## Extracted records:
* * *

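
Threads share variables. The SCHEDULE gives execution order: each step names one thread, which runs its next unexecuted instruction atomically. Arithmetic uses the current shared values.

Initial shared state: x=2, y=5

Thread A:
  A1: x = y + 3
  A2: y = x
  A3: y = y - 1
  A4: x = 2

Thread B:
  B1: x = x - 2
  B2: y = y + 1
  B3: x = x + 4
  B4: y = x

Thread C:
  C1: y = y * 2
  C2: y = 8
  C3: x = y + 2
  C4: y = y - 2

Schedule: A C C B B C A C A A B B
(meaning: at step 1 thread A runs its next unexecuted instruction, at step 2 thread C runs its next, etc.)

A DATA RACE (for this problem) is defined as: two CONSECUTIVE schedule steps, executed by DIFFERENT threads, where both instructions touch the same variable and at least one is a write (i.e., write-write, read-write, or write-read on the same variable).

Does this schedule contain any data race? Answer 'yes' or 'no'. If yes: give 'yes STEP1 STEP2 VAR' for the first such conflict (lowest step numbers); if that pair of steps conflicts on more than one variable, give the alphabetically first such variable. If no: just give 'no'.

Answer: yes 1 2 y

Derivation:
Steps 1,2: A(x = y + 3) vs C(y = y * 2). RACE on y (R-W).
Steps 2,3: same thread (C). No race.
Steps 3,4: C(r=-,w=y) vs B(r=x,w=x). No conflict.
Steps 4,5: same thread (B). No race.
Steps 5,6: B(y = y + 1) vs C(x = y + 2). RACE on y (W-R).
Steps 6,7: C(x = y + 2) vs A(y = x). RACE on x (W-R), y (R-W). Multiple vars; alphabetically first is x.
Steps 7,8: A(y = x) vs C(y = y - 2). RACE on y (W-W).
Steps 8,9: C(y = y - 2) vs A(y = y - 1). RACE on y (W-W).
Steps 9,10: same thread (A). No race.
Steps 10,11: A(x = 2) vs B(x = x + 4). RACE on x (W-W).
Steps 11,12: same thread (B). No race.
First conflict at steps 1,2.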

* * *

## Exercise requirements:
Would you output all of the material exactly as it reads?

## Response to the task:
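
Threads share variables. The SCHEDULE gives execution order: each step names one thread, which runs its next unexecuted instruction atomically. Arithmetic uses the current shared values.

Initial shared state: x=2, y=5

Thread A:
  A1: x = y + 3
  A2: y = x
  A3: y = y - 1
  A4: x = 2

Thread B:
  B1: x = x - 2
  B2: y = y + 1
  B3: x = x + 4
  B4: y = x

Thread C:
  C1: y = y * 2
  C2: y = 8
  C3: x = y + 2
  C4: y = y - 2

Schedule: A C C B B C A C A A B B
(meaning: at step 1 thread A runs its next unexecuted instruction, at step 2 thread C runs its next, etc.)

A DATA RACE (for this problem) is defined as: two CONSECUTIVE schedule steps, executed by DIFFERENT threads, where both instructions touch the same variable and at least one is a write (i.e., write-write, read-write, or write-read on the same variable).

Does this schedule contain any data race? Answer 'yes' or 'no'. If yes: give 'yes STEP1 STEP2 VAR' for the first such conflict (lowest step numbers); if that pair of steps conflicts on more than one variable, give the alphabetically first such variable. If no: just give 'no'.

Answer: yes 1 2 y

Derivation:
Steps 1,2: A(x = y + 3) vs C(y = y * 2). RACE on y (R-W).
Steps 2,3: same thread (C). No race.
Steps 3,4: C(r=-,w=y) vs B(r=x,w=x). No conflict.
Steps 4,5: same thread (B). No race.
Steps 5,6: B(y = y + 1) vs C(x = y + 2). RACE on y (W-R).
Steps 6,7: C(x = y + 2) vs A(y = x). RACE on x (W-R), y (R-W). Multiple vars; alphabetically first is x.
Steps 7,8: A(y = x) vs C(y = y - 2). RACE on y (W-W).
Steps 8,9: C(y = y - 2) vs A(y = y - 1). RACE on y (W-W).
Steps 9,10: same thread (A). No race.
Steps 10,11: A(x = 2) vs B(x = x + 4). RACE on x (W-W).
Steps 11,12: same thread (B). No race.
First conflict at steps 1,2.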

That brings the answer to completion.